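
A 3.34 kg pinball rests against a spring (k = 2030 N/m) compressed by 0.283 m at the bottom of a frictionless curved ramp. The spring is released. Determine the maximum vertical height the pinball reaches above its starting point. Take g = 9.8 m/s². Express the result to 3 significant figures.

All spring PE becomes gravitational PE at the highest point: ½kx² = mgh
h = kx²/(2mg) = (2030)(0.283)²/(2 × 3.34 × 9.8) = 2.484 m

h = 2.48 m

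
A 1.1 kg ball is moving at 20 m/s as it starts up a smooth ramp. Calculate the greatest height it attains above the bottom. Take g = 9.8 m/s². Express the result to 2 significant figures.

Setting KE at the bottom equal to PE gained: ½mv² = mgh
h = v²/(2g) = 20²/(2 × 9.8) = 20.41 m

h = 20 m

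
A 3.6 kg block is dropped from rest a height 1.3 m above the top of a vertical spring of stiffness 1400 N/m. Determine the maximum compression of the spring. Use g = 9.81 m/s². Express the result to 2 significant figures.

Let x be the compression. The total drop is H + x, and the block is instantaneously at rest at max compression, so energy conservation gives:
mg(H + x) = ½kx²
½(1400)x² − (3.6)(9.81)x − (3.6)(9.81)(1.3) = 0
700.0x² − 35.32x − 45.91 = 0
x = [35.32 + √(1247 + 128550)]/(2 × 700.0) = 0.2826 m

x = 0.28 m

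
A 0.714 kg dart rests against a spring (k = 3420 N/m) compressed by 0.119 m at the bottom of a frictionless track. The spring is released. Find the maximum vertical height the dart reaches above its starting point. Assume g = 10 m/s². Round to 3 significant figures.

All spring PE becomes gravitational PE at the highest point: ½kx² = mgh
h = kx²/(2mg) = (3420)(0.119)²/(2 × 0.714 × 10) = 3.391 m

h = 3.39 m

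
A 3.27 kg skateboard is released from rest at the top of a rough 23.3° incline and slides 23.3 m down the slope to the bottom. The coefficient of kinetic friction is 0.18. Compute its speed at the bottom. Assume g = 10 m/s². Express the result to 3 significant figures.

Work–energy: mg(L sinθ) − μ_k(mg cosθ)L = ½mv²
mgh = mgL sinθ = (3.27)(10)(23.3)sin23.3° = 301.37 J
W_f = μ_k mg cosθ · L = (0.18)(3.27)(10)cos23.3°·23.3 = 126.0 J
½mv² = 301.37 − 126.0 = 175.41 J
v = √(2 × 175.41/3.27) = 10.36 m/s

v = 10.4 m/s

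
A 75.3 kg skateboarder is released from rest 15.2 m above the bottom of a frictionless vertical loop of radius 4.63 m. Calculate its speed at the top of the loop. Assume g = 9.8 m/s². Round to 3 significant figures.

Energy conservation: mgh = ½mv_top² + mg(2r)
v_top² = 2g(h − 2r) = 2(9.8)(15.2 − 9.260) = 116.4
v_top = 10.79 m/s

v = 10.8 m/s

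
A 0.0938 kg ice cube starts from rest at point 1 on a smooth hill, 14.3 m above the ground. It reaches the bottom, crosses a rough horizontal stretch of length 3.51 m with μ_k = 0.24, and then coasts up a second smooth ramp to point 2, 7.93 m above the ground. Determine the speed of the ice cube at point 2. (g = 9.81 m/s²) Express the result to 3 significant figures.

v = 10.4 m/s

Energy at 1: mgh₁ = (0.0938)(9.81)(14.3) = 13.159 J
Friction loss: W_f = μ_k mg d = 0.7752 J
At 2: ½mv² + mgh₂ = mgh₁ − W_f
½mv² = 13.159 − 0.7752 − 7.2970 = 5.0864 J
v = √(2 × 5.0864/0.0938) = 10.41 m/s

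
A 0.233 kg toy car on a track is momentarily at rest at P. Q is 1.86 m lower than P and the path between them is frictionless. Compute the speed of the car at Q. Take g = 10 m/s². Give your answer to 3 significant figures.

v = 6.10 m/s

By conservation of mechanical energy, mgh = ½mv²
The mass cancels from both sides.
v = √(2gh) = √(2 × 10 × 1.86) = √37.200 = 6.099 m/s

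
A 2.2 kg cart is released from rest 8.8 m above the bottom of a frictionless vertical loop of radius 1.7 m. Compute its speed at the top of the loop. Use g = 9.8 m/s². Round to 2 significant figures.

Energy conservation: mgh = ½mv_top² + mg(2r)
v_top² = 2g(h − 2r) = 2(9.8)(8.8 − 3.400) = 105.8
v_top = 10.29 m/s

v = 10 m/s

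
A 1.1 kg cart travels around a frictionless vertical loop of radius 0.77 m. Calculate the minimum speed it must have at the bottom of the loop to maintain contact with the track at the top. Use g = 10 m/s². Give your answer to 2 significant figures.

v = 6.2 m/s

At the top: mg = mv_top²/r ⇒ v_top² = gr = 7.700 m²/s²
Energy from bottom to top (height 2r): ½mv_bot² = ½mv_top² + mg(2r)
v_bot² = gr + 4gr = 5gr = 38.50
v_bot = √(5gr) = 6.205 m/s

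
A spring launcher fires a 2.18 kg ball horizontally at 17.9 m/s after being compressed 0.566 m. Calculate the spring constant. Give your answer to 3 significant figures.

Energy stored in the spring equals the launch KE: ½kx² = ½mv²
k = mv²/x² = (2.18)(17.9)²/(0.566)² = 2180 N/m

k = 2180 N/m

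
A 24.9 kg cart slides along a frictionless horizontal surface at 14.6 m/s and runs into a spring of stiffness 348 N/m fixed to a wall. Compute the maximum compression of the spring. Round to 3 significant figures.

All KE is stored as spring PE at maximum compression: ½mv² = ½kx²
x = v√(m/k) = 14.6 × √(24.9/348) = 3.905 m

x = 3.91 m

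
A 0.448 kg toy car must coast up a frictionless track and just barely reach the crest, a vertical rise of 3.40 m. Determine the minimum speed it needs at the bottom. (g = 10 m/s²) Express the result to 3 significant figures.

At the top it is momentarily at rest, so all KE converts to PE: ½mv² = mgh
v = √(2gh) = √(2 × 10 × 3.40) = 8.246 m/s

v = 8.25 m/s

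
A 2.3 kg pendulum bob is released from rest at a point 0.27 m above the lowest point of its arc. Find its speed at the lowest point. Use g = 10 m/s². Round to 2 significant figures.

v = 2.3 m/s

Equating total energy at the two states: mgh = ½mv²
v = √(2gh) = √(2 × 10 × 0.27) = √5.4000 = 2.324 m/s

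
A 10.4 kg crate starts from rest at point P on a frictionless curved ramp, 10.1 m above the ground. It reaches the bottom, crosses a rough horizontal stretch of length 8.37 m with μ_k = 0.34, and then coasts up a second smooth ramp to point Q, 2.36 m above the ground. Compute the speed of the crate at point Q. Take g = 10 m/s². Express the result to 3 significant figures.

Energy at P: mgh₁ = (10.4)(10)(10.1) = 1050.4 J
Friction loss: W_f = μ_k mg d = 296.0 J
At Q: ½mv² + mgh₂ = mgh₁ − W_f
½mv² = 1050.4 − 296.0 − 245.44 = 509.00 J
v = √(2 × 509.00/10.4) = 9.894 m/s

v = 9.89 m/s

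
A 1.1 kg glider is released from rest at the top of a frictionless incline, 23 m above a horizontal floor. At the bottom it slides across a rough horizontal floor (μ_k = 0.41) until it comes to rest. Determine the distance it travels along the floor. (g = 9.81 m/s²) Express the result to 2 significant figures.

d = 56 m

Energy bookkeeping (friction removes W_f = μ_k N d):
At rest all PE has been dissipated by friction: mgh = μ_k m g d
d = h/μ_k = 23/0.41 = 56.10 m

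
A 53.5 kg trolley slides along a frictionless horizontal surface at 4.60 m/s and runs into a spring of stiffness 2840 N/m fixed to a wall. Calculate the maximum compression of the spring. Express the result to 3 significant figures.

x = 0.631 m

At max compression the trolley is momentarily at rest: ½mv² = ½kx²
x = v√(m/k) = 4.60 × √(53.5/2840) = 0.6314 m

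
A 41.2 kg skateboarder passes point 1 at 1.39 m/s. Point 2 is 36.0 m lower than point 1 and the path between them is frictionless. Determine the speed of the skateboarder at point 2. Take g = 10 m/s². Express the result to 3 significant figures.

v = 26.9 m/s

Equating total energy at the two states: ½mv₀² + mgh = ½mv²
v² = v₀² + 2gh = (1.39)² + 2(10)(36.0) = 721.93
v = √721.93 = 26.87 m/s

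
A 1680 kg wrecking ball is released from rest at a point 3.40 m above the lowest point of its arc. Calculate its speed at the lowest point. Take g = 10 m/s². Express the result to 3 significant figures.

v = 8.25 m/s

Equating total energy at the two states: mgh = ½mv²
The mass cancels from both sides.
v = √(2gh) = √(2 × 10 × 3.40) = √68.000 = 8.246 m/s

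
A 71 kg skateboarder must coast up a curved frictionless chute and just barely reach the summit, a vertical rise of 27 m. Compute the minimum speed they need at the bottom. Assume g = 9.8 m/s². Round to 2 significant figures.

v = 23 m/s

At the top they are momentarily at rest, so all KE converts to PE: ½mv² = mgh
v = √(2gh) = √(2 × 9.8 × 27) = 23.00 m/s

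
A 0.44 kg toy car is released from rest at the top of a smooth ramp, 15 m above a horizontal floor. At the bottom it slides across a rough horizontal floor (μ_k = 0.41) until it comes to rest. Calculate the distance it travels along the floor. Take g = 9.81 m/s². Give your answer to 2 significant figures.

d = 37 m

Energy bookkeeping (friction removes W_f = μ_k N d):
At rest all PE has been dissipated by friction: mgh = μ_k m g d
d = h/μ_k = 15/0.41 = 36.59 m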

- - - - - - -

=== Exercise aim ===
Please set down exactly the lines running from the one with "A 0.44 kg toy" to the last line of the entries above, both of them included, and no others.

=== Response to this task ===
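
A 0.44 kg toy car is released from rest at the top of a smooth ramp, 15 m above a horizontal floor. At the bottom it slides across a rough horizontal floor (μ_k = 0.41) until it comes to rest. Calculate the distance it travels along the floor. Take g = 9.81 m/s². Give your answer to 2 significant figures.

d = 37 m

Energy bookkeeping (friction removes W_f = μ_k N d):
At rest all PE has been dissipated by friction: mgh = μ_k m g d
d = h/μ_k = 15/0.41 = 36.59 m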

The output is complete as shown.